TASK GOAL
Here are the records. Write out exactly the lines between the one holding "Apply the sign" and the one holding "Test whether the", inclusive.

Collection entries
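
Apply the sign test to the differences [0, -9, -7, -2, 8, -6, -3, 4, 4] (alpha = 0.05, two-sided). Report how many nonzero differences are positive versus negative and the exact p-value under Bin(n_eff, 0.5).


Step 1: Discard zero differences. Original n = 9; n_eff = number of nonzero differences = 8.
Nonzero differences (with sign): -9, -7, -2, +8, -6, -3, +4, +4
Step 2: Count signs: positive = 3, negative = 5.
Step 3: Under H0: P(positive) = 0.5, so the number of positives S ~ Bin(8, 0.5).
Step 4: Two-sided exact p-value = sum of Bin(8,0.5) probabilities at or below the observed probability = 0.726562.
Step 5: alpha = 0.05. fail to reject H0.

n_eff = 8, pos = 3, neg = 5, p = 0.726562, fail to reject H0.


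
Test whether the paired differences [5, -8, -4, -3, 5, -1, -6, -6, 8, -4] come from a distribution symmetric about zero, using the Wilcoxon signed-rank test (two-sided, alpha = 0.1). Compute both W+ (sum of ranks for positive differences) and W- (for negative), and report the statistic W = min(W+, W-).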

...

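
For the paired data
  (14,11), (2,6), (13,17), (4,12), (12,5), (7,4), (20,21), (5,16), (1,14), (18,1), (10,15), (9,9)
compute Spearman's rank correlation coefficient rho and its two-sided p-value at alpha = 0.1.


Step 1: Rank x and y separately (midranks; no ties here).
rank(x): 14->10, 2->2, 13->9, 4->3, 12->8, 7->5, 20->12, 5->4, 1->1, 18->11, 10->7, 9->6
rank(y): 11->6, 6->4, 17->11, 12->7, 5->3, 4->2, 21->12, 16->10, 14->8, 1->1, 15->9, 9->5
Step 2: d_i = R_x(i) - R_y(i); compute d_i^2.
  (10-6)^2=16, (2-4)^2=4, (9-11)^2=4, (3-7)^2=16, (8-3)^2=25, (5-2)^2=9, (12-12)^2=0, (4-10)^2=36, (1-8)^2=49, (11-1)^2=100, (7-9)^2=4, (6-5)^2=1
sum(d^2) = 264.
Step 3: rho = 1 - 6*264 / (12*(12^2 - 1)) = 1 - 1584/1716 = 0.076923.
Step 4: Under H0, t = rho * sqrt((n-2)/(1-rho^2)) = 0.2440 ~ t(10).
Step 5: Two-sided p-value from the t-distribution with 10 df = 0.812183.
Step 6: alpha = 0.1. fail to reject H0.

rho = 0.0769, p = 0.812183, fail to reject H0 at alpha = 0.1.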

* * *

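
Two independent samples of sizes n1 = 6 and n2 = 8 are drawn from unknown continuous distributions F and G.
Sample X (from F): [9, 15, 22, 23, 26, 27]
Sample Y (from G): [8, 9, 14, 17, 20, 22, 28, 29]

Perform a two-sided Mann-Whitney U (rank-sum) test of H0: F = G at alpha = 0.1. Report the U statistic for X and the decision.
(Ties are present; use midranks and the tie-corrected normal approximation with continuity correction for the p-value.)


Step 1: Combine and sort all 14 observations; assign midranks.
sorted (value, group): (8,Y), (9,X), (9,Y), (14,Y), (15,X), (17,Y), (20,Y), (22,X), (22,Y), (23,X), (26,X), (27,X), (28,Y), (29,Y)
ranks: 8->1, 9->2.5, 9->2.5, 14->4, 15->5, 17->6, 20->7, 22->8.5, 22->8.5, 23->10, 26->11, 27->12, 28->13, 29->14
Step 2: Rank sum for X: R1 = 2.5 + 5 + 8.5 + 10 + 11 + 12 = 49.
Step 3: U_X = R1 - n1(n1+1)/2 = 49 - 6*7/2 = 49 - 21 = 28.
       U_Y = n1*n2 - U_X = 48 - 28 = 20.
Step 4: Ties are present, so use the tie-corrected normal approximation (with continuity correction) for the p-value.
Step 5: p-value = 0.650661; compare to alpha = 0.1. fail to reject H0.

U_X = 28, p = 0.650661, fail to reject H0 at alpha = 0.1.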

OUTPUT BELOW
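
Apply the sign test to the differences [0, -9, -7, -2, 8, -6, -3, 4, 4] (alpha = 0.05, two-sided). Report how many nonzero differences are positive versus negative and the exact p-value under Bin(n_eff, 0.5).


Step 1: Discard zero differences. Original n = 9; n_eff = number of nonzero differences = 8.
Nonzero differences (with sign): -9, -7, -2, +8, -6, -3, +4, +4
Step 2: Count signs: positive = 3, negative = 5.
Step 3: Under H0: P(positive) = 0.5, so the number of positives S ~ Bin(8, 0.5).
Step 4: Two-sided exact p-value = sum of Bin(8,0.5) probabilities at or below the observed probability = 0.726562.
Step 5: alpha = 0.05. fail to reject H0.

n_eff = 8, pos = 3, neg = 5, p = 0.726562, fail to reject H0.


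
Test whether the paired differences [5, -8, -4, -3, 5, -1, -6, -6, 8, -4] come from a distribution symmetric about zero, using the Wilcoxon signed-rank test (two-sided, alpha = 0.1). Compute both W+ (sum of ranks for positive differences) and W- (for negative), and report the statistic W = min(W+, W-).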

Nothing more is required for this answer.